#### EXERCISE GOAL:
Nothing but an exact reprint of the records is to be returned.

START DATASET CONTENT

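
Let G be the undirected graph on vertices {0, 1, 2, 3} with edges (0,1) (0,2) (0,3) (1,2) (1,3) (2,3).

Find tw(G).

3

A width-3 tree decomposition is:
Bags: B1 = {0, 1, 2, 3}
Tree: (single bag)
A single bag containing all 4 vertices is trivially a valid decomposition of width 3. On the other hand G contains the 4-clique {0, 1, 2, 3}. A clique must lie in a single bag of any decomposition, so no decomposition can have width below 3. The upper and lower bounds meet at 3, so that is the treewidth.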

END DATASET CONTENT

#### TASK OUTPUT:
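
Let G be the undirected graph on vertices {0, 1, 2, 3} with edges (0,1) (0,2) (0,3) (1,2) (1,3) (2,3).

Find tw(G).

3

A width-3 tree decomposition is:
Bags: B1 = {0, 1, 2, 3}
Tree: (single bag)
A single bag containing all 4 vertices is trivially a valid decomposition of width 3. On the other hand G contains the 4-clique {0, 1, 2, 3}. A clique must lie in a single bag of any decomposition, so no decomposition can have width below 3. The upper and lower bounds meet at 3, so that is the treewidth.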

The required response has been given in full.